Task description:
If a line of the data below holds the string "self", copy it.
== Segment start ==
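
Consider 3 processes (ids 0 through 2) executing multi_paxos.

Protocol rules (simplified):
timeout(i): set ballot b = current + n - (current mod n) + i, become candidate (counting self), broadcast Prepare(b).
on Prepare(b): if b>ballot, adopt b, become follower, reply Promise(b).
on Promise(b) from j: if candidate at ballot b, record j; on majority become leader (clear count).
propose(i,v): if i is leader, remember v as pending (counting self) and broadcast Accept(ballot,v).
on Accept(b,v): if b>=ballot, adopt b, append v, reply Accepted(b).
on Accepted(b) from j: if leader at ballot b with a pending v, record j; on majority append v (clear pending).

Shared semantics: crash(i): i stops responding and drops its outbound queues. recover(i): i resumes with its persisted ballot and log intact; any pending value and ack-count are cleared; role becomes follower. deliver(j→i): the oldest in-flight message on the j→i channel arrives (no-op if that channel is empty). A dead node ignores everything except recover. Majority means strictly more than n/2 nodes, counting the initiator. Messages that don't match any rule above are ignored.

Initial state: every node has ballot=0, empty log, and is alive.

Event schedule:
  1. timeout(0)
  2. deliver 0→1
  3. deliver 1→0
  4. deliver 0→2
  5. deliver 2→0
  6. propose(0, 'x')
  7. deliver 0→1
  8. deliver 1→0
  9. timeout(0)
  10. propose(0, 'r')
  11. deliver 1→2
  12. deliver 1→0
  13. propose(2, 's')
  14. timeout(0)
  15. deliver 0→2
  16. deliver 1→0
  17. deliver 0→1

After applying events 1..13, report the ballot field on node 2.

3

step 1 timeout(0): 0={cand,b=3,log=-}
step 2 deliver 0→1: 1={foll,b=3,log=-}
step 3 deliver 1→0: 0={lead,b=3,log=-}
step 4 deliver 0→2: 2={foll,b=3,log=-}
step 5 deliver 2→0: —
step 6 propose(0,'x'): —
step 7 deliver 0→1: 1={foll,b=3,log=x}
step 8 deliver 1→0: 0={lead,b=3,log=x}
step 9 timeout(0): 0={cand,b=6,log=x}
step 10 propose(0,'r'): —
step 11 deliver 1→2: —
step 12 deliver 1→0: —
step 13 propose(2,'s'): —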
== Segment end ==
Answer space:
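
timeout(i): set ballot b = current + n - (current mod n) + i, become candidate (counting self), broadcast Prepare(b).
propose(i,v): if i is leader, remember v as pending (counting self) and broadcast Accept(ballot,v).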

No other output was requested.